### EXERCISE OBJECTIVE
Each line below that holds the word "following" counts toward the answer; reply with the total number only.

### INPUT DATA
※

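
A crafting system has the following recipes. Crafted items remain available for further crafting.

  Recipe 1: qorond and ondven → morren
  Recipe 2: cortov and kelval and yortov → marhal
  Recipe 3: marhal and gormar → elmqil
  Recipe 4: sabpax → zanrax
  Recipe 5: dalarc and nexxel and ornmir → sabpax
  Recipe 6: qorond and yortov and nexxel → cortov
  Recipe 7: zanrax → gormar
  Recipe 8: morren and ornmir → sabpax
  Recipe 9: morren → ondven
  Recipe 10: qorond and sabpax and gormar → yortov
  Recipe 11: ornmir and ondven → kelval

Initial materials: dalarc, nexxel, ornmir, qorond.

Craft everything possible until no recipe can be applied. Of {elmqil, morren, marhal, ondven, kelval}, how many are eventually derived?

0

elmqil would need marhal and gormar (Recipe 3), but marhal is never obtained.
morren would need qorond and ondven (Recipe 1), but ondven is never obtained.
marhal would need cortov, kelval, and yortov (Recipe 2), but kelval is never obtained.
ondven would need morren (Recipe 9), but morren is never obtained.
kelval would need ornmir and ondven (Recipe 11), but ondven is never obtained.
None of the 5 are reached.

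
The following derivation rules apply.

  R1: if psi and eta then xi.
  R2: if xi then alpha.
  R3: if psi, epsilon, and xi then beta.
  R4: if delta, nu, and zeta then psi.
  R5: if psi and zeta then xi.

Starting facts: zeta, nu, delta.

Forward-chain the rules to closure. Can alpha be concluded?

From delta, nu, and zeta, R4 gives psi.
From psi and zeta, R5 gives xi.
xi holds, so alpha follows (R2).

Yes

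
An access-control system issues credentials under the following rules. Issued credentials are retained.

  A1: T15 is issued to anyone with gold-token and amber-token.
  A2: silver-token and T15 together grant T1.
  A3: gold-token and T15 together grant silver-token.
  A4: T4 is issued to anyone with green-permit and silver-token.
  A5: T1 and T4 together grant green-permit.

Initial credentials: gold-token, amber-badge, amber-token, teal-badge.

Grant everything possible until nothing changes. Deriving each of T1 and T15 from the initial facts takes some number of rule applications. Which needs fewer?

T15

T15: Holding gold-token and amber-token grants T15 (A1). [1 rule application]
T1: Holding gold-token and amber-token grants T15 (A1). Holding gold-token and T15 grants silver-token (A3). Holding silver-token and T15 grants T1 (A2). [3 rule applications]
T15 needs fewer.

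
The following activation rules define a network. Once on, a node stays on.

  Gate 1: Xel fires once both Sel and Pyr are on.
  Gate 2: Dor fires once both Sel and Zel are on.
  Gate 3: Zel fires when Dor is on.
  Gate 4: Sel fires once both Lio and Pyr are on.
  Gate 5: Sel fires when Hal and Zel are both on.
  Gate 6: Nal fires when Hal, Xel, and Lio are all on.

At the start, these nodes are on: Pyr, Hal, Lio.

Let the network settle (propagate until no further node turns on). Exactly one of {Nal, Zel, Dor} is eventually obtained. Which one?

Nal

Lio and Pyr are on, so Sel fires (Gate 4).
Sel and Pyr are on, so Xel fires (Gate 1).
Hal, Xel, and Lio are on, so Nal fires (Gate 6).
Zel would need Dor (Gate 3), but Dor never turns on. Dor would need Sel and Zel (Gate 2), but Zel never turns on.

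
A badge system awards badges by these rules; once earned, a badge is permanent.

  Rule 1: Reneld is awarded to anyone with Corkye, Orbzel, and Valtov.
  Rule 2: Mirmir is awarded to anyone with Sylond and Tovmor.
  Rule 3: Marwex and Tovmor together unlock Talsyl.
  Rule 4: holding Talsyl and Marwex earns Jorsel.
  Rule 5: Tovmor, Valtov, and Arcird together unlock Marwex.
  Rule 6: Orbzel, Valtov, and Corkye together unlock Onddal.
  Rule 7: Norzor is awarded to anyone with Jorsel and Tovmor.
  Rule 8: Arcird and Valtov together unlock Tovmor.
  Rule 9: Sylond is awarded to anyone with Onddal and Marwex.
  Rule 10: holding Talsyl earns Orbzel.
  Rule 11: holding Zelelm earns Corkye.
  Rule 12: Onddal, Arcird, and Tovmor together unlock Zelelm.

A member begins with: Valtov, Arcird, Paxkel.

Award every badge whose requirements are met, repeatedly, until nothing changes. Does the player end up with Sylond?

Sylond would need Onddal and Marwex (Rule 9), but Onddal is never earned.

No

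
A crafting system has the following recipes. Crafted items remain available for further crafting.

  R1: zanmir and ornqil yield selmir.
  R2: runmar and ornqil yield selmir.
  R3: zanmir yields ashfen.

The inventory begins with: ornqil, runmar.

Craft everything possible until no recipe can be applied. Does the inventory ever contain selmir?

Using R2, runmar and ornqil make selmir.

Yes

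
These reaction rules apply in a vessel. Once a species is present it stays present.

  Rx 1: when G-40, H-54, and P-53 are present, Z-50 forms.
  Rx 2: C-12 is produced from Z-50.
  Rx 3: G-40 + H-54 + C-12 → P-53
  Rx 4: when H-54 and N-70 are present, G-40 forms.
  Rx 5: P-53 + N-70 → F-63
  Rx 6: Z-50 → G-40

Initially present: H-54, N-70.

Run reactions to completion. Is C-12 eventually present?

No

C-12 would need Z-50 (Rx 2), but Z-50 never forms.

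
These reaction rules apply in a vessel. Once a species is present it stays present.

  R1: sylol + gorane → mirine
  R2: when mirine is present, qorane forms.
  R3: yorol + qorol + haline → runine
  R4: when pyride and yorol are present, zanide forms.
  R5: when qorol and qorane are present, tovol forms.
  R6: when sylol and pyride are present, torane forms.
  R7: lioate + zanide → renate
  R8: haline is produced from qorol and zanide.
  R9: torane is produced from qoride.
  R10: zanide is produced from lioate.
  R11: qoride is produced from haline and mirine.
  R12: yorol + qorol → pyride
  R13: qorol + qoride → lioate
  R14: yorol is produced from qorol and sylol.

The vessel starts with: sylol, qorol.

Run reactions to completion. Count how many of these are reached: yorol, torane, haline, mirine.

qorol and sylol present → yorol forms (R14).
yorol and qorol present → pyride forms (R12).
pyride and yorol present → zanide forms (R4).
sylol and pyride present → torane forms (R6).
qorol and zanide present → haline forms (R8).
yorol: reached.
torane: reached.
haline: reached.
mirine would need sylol and gorane (R1), but gorane never forms.
Reached: yorol, torane, and haline — 3 of the 4.

3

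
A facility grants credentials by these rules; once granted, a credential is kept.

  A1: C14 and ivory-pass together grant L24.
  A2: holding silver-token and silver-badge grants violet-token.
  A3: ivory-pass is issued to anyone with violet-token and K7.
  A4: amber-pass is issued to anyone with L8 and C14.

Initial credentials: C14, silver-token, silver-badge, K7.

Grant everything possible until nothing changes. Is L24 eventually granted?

Yes

Holding silver-token and silver-badge grants violet-token (A2).
Holding violet-token and K7 grants ivory-pass (A3).
Holding C14 and ivory-pass grants L24 (A1).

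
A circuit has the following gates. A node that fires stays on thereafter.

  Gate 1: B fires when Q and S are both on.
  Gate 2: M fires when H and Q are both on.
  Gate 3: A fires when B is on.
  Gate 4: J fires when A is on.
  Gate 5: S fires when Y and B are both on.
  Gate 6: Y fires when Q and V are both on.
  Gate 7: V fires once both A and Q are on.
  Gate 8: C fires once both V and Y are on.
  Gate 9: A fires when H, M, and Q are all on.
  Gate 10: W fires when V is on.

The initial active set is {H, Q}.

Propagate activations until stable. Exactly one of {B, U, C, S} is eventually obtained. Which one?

Gate 2: H and Q on → M on.
Gate 9: H, M, and Q on → A on.
A and Q are on, so V fires (Gate 7).
Gate 6: Q and V on → Y on.
V and Y are on, so C fires (Gate 8).
S would need Y and B (Gate 5), but B never turns on. B would need Q and S (Gate 1), but S never turns on. No rule produces U, and it is not given.

C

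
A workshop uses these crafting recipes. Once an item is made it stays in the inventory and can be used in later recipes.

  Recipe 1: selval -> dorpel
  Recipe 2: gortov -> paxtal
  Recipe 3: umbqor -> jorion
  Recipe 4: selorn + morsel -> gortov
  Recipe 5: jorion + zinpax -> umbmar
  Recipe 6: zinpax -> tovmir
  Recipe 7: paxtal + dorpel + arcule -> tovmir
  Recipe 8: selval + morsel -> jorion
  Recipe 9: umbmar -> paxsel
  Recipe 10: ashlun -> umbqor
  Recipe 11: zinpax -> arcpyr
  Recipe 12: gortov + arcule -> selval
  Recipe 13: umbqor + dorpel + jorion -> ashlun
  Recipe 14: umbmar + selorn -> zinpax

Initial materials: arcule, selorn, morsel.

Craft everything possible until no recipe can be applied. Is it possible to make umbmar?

umbmar would need jorion and zinpax (Recipe 5), but zinpax is never obtained.

No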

※

### WRITTEN SOLUTION
6